__Collected data__.
'''

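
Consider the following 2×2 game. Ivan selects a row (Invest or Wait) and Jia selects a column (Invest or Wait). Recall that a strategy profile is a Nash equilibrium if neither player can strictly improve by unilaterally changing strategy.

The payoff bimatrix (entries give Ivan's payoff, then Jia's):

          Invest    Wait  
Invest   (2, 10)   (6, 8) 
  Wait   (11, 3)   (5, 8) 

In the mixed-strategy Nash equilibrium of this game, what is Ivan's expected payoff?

28/5

First find y, the probability Jia plays Invest, from Ivan's indifference between Invest and Wait: 2y + 6(1−y) = 11y + 5(1−y), giving y = 1/10.
Since Ivan is indifferent in equilibrium, Ivan's expected payoff equals the payoff from either row against (1/10, 9/10). Using Invest: 2(1/10) + 6(9/10) = 28/5.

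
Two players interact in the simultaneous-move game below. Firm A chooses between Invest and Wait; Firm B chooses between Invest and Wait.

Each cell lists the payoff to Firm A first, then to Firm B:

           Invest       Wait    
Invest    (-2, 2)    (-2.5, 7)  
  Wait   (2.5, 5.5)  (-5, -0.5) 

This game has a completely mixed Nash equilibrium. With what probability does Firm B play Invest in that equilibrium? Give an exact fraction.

5/14

Let y be the probability that Firm B plays Invest. In a completely mixed equilibrium, Firm A must be indifferent between Invest and Wait.
Firm A's expected payoff from Invest is −2y − 2.5(1−y); from Wait it is 2.5y − 5(1−y).
Setting these equal: 0.5y − 2.5 = 7.5y − 5, so y = 5/14.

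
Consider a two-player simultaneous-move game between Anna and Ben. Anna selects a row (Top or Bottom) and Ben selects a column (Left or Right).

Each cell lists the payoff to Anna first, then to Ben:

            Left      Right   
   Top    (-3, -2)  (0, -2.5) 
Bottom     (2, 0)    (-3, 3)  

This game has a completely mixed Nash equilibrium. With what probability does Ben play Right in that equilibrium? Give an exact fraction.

5/8

Let c be the probability that Ben plays Left. In a completely mixed equilibrium, Anna must be indifferent between Top and Bottom.
Anna's expected payoff from Top is −3c; from Bottom it is 2c − 3(1−c).
Setting these equal: −3c = 5c − 3, so c = 3/8.
Therefore Ben plays Right with probability 1 − 3/8 = 5/8.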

'''

__What to work on__. Retype the data. Keep every word as it stands.

__Result below__.
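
Consider the following 2×2 game. Ivan selects a row (Invest or Wait) and Jia selects a column (Invest or Wait). Recall that a strategy profile is a Nash equilibrium if neither player can strictly improve by unilaterally changing strategy.

The payoff bimatrix (entries give Ivan's payoff, then Jia's):

          Invest    Wait  
Invest   (2, 10)   (6, 8) 
  Wait   (11, 3)   (5, 8) 

In the mixed-strategy Nash equilibrium of this game, what is Ivan's expected payoff?

28/5

First find y, the probability Jia plays Invest, from Ivan's indifference between Invest and Wait: 2y + 6(1−y) = 11y + 5(1−y), giving y = 1/10.
Since Ivan is indifferent in equilibrium, Ivan's expected payoff equals the payoff from either row against (1/10, 9/10). Using Invest: 2(1/10) + 6(9/10) = 28/5.

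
Two players interact in the simultaneous-move game below. Firm A chooses between Invest and Wait; Firm B chooses between Invest and Wait.

Each cell lists the payoff to Firm A first, then to Firm B:

           Invest       Wait    
Invest    (-2, 2)    (-2.5, 7)  
  Wait   (2.5, 5.5)  (-5, -0.5) 

This game has a completely mixed Nash equilibrium. With what probability does Firm B play Invest in that equilibrium? Give an exact fraction.

5/14

Let y be the probability that Firm B plays Invest. In a completely mixed equilibrium, Firm A must be indifferent between Invest and Wait.
Firm A's expected payoff from Invest is −2y − 2.5(1−y); from Wait it is 2.5y − 5(1−y).
Setting these equal: 0.5y − 2.5 = 7.5y − 5, so y = 5/14.

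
Consider a two-player simultaneous-move game between Anna and Ben. Anna selects a row (Top or Bottom) and Ben selects a column (Left or Right).

Each cell lists the payoff to Anna first, then to Ben:

            Left      Right   
   Top    (-3, -2)  (0, -2.5) 
Bottom     (2, 0)    (-3, 3)  

This game has a completely mixed Nash equilibrium. With what probability does Ben play Right in that equilibrium? Give an exact fraction.

5/8

Let c be the probability that Ben plays Left. In a completely mixed equilibrium, Anna must be indifferent between Top and Bottom.
Anna's expected payoff from Top is −3c; from Bottom it is 2c − 3(1−c).
Setting these equal: −3c = 5c − 3, so c = 3/8.
Therefore Ben plays Right with probability 1 − 3/8 = 5/8.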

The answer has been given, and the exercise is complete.